**PROBLEM STATEMENT**
Restate each entry shown beneath this instruction, keeping its wording intact.

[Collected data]
• • • • •

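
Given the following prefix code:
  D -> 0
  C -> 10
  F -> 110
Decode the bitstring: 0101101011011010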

• • • • •

**WRITTEN ANSWER**
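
Given the following prefix code:
  D -> 0
  C -> 10
  F -> 110
Decode the bitstring: 0101101011011010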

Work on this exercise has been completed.